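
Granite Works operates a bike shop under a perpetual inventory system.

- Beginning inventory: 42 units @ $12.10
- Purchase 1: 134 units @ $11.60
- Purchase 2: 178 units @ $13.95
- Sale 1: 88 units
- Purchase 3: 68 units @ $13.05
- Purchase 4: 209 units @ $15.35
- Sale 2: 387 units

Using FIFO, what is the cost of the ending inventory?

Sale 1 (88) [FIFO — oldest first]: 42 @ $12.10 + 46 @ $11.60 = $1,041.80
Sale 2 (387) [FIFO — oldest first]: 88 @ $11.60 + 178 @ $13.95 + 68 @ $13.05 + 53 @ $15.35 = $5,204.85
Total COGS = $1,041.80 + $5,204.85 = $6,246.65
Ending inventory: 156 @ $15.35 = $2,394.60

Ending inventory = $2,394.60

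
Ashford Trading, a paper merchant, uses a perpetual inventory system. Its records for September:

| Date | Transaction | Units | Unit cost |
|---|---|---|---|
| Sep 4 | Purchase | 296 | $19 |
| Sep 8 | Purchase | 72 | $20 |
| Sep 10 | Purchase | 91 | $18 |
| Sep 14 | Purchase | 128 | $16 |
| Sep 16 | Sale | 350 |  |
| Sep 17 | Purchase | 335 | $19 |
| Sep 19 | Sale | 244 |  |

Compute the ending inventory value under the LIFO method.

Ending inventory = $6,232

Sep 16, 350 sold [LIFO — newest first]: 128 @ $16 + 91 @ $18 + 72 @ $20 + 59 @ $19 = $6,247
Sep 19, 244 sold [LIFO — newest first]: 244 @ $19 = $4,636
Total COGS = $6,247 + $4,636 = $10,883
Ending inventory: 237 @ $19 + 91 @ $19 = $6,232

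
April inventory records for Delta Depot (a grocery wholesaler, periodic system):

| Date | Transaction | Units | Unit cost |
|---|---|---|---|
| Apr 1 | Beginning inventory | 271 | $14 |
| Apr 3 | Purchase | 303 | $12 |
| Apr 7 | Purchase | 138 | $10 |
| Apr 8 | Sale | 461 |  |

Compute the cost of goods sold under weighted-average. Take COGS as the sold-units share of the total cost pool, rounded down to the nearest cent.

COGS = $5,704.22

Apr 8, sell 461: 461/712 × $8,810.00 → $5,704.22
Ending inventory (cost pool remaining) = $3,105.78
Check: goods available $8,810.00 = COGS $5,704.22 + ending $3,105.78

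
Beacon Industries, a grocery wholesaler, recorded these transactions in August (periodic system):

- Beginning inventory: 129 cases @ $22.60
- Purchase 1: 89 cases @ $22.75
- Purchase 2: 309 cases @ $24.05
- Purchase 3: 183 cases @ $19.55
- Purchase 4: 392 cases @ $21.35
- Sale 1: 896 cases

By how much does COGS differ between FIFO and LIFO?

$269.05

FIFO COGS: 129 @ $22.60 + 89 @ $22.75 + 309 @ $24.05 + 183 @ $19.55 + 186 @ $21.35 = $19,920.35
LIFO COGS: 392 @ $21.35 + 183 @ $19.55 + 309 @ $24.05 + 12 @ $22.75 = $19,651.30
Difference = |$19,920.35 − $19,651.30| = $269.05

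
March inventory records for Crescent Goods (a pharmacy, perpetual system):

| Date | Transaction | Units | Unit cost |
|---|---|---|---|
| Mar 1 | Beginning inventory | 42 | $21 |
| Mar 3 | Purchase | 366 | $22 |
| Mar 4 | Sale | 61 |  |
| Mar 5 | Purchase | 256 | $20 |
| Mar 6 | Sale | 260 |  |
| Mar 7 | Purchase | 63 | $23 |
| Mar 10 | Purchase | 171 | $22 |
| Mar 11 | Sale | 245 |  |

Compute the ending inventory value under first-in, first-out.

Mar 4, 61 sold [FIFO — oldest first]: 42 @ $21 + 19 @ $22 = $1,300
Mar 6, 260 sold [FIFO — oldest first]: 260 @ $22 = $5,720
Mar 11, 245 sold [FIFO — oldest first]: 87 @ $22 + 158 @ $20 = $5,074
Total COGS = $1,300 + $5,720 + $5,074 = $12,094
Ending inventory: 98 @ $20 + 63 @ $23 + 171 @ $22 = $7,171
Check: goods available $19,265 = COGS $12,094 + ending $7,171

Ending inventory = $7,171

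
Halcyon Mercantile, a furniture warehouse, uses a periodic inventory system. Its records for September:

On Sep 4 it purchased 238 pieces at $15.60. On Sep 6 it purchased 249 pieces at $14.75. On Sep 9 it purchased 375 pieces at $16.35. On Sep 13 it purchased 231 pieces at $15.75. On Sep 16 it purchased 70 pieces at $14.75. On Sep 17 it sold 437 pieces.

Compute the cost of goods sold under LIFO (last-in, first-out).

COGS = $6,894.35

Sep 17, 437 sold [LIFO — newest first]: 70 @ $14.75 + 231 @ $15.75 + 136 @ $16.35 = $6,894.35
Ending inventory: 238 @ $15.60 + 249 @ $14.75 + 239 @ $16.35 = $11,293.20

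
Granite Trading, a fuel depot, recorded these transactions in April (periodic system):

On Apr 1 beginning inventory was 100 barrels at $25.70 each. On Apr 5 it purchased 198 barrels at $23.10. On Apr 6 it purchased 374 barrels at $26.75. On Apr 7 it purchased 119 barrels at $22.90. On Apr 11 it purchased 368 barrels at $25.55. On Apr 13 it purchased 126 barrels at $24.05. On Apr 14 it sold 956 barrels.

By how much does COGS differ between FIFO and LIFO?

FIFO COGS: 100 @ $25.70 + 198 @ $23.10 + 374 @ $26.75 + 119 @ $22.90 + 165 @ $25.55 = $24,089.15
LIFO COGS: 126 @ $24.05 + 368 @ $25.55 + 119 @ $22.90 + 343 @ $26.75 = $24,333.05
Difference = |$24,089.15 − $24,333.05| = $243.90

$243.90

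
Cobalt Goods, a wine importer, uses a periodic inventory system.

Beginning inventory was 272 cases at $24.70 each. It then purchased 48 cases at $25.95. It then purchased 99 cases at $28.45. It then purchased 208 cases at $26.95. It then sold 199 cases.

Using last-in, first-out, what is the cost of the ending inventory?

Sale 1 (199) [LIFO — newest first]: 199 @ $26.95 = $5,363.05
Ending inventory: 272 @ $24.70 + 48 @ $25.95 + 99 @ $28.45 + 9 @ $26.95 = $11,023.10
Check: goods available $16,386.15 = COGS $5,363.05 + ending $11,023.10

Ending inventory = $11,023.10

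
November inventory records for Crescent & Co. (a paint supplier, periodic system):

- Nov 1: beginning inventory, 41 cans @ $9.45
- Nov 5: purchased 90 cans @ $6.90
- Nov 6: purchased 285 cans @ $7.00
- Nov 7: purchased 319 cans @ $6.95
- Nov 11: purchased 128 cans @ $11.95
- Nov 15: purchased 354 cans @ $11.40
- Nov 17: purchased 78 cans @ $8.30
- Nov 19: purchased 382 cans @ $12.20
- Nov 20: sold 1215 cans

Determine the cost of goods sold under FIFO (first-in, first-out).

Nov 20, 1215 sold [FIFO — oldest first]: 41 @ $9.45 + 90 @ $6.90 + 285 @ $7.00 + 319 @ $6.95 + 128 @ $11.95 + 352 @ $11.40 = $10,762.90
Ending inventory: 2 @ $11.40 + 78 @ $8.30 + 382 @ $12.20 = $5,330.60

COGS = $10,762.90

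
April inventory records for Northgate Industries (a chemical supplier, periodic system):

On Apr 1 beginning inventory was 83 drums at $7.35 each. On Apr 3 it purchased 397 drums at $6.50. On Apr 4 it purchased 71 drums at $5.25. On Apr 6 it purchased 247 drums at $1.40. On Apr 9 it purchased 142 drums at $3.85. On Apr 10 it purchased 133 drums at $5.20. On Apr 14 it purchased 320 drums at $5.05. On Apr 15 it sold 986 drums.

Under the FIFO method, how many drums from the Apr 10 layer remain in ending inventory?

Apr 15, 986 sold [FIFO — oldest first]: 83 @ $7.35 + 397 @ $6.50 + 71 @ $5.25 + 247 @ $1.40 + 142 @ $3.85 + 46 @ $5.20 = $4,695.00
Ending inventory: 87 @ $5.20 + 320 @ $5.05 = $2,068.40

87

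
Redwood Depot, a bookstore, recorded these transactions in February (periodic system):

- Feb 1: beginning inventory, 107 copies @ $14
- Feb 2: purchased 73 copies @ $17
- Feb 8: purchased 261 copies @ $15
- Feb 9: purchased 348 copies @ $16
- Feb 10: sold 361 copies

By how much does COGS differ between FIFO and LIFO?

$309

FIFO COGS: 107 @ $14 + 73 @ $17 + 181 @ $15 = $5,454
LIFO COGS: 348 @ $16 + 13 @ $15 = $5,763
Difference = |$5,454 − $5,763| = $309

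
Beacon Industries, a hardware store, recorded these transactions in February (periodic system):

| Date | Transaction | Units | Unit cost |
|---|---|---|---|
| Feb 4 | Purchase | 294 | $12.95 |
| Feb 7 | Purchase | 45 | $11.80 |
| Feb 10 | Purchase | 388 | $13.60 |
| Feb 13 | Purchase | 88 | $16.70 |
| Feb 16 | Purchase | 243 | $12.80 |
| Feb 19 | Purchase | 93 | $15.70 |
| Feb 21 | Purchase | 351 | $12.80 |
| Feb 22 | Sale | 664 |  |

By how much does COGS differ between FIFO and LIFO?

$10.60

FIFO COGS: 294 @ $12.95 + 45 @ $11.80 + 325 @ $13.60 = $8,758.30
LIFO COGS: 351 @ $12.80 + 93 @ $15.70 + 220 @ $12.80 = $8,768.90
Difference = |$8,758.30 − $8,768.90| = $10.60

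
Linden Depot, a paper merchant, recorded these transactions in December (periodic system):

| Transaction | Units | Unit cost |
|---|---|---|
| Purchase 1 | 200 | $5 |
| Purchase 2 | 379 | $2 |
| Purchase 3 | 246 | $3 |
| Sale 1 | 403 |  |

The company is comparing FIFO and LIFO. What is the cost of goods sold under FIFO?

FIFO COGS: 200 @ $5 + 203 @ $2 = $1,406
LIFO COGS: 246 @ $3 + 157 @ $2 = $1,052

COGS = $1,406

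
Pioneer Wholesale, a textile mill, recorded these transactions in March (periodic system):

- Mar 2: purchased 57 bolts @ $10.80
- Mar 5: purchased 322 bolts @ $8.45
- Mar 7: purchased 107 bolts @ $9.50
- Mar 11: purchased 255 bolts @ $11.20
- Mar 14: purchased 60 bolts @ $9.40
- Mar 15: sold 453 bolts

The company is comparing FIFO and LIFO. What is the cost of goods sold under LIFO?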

****

**TASK TO CARRY OUT:**
The answer should be a single number: how many lines in the records contain "February".

**OUTPUT FOR THIS EXERCISE:**
2